=== Your instructions ===
Search the data below for "cathedral"; list each line that holds it.

=== Source data ===
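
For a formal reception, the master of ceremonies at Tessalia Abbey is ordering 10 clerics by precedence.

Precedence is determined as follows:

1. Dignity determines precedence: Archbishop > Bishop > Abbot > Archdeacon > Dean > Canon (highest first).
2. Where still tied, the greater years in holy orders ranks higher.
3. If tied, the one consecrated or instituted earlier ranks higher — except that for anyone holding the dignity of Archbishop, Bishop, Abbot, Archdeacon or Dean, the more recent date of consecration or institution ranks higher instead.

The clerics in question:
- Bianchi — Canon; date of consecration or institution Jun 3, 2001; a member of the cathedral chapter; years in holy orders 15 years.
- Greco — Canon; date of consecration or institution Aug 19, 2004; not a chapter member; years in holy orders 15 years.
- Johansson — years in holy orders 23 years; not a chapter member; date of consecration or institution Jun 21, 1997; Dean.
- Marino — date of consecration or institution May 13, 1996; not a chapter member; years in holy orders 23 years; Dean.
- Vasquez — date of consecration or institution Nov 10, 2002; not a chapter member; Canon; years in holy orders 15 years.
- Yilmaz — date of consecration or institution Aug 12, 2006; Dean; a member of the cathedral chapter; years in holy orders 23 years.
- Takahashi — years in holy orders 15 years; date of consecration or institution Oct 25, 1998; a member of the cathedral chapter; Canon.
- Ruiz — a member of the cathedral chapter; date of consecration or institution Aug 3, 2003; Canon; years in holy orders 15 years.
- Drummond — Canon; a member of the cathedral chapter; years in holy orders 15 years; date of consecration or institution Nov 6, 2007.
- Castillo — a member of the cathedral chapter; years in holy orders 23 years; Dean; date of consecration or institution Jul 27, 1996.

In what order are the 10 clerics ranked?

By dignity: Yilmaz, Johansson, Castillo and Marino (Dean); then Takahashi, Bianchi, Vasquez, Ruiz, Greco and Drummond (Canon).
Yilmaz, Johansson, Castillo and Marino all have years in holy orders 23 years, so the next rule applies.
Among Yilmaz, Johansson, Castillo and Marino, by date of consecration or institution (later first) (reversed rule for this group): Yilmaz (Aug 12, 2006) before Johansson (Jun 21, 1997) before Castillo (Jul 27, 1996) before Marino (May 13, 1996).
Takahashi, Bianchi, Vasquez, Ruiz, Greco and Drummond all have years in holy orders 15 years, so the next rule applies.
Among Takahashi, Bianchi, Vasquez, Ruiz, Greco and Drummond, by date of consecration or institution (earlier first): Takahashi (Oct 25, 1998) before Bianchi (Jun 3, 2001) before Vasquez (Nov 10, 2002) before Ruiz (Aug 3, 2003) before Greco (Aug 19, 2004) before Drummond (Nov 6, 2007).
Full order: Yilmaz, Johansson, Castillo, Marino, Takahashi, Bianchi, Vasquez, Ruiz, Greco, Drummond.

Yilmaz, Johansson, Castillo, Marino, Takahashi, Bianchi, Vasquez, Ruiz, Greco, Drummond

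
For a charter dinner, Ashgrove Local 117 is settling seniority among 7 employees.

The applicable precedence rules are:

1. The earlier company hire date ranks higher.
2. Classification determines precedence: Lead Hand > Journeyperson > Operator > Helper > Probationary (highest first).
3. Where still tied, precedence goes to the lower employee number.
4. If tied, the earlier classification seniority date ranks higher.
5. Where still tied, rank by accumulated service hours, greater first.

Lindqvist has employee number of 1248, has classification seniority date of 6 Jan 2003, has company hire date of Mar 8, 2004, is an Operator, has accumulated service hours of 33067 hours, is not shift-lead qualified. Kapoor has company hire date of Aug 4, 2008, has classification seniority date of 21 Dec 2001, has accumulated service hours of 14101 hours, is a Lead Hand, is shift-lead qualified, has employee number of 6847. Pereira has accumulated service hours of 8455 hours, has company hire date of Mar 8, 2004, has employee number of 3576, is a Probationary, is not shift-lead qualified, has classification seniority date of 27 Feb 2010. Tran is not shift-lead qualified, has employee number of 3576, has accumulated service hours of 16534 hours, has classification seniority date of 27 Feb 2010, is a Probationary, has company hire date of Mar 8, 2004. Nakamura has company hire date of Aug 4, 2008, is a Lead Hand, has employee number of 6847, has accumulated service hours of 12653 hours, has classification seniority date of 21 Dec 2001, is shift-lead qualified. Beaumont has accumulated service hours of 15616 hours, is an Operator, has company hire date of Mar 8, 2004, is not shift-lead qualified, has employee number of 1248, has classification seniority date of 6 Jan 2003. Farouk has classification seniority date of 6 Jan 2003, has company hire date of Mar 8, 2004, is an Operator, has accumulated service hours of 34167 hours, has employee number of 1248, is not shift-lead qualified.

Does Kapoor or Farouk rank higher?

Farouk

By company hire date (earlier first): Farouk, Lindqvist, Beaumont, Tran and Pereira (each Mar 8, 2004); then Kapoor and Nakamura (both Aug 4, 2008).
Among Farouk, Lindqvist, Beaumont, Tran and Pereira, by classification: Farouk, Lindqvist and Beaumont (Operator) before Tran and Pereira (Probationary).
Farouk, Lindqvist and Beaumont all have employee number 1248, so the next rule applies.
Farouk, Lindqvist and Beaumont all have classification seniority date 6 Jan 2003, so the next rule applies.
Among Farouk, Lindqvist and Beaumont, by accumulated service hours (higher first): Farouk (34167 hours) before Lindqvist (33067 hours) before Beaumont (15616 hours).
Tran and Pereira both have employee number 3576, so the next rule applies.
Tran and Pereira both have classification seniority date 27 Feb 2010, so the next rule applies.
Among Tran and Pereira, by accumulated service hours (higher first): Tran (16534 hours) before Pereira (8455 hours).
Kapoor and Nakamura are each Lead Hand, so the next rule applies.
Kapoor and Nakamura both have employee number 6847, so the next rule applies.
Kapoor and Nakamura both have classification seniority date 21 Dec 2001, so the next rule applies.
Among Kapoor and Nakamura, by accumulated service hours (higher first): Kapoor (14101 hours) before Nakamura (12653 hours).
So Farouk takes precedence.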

=== Result of this exercise ===
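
- Bianchi — Canon; date of consecration or institution Jun 3, 2001; a member of the cathedral chapter; years in holy orders 15 years.
- Yilmaz — date of consecration or institution Aug 12, 2006; Dean; a member of the cathedral chapter; years in holy orders 23 years.
- Takahashi — years in holy orders 15 years; date of consecration or institution Oct 25, 1998; a member of the cathedral chapter; Canon.
- Ruiz — a member of the cathedral chapter; date of consecration or institution Aug 3, 2003; Canon; years in holy orders 15 years.
- Drummond — Canon; a member of the cathedral chapter; years in holy orders 15 years; date of consecration or institution Nov 6, 2007.
- Castillo — a member of the cathedral chapter; years in holy orders 23 years; Dean; date of consecration or institution Jul 27, 1996.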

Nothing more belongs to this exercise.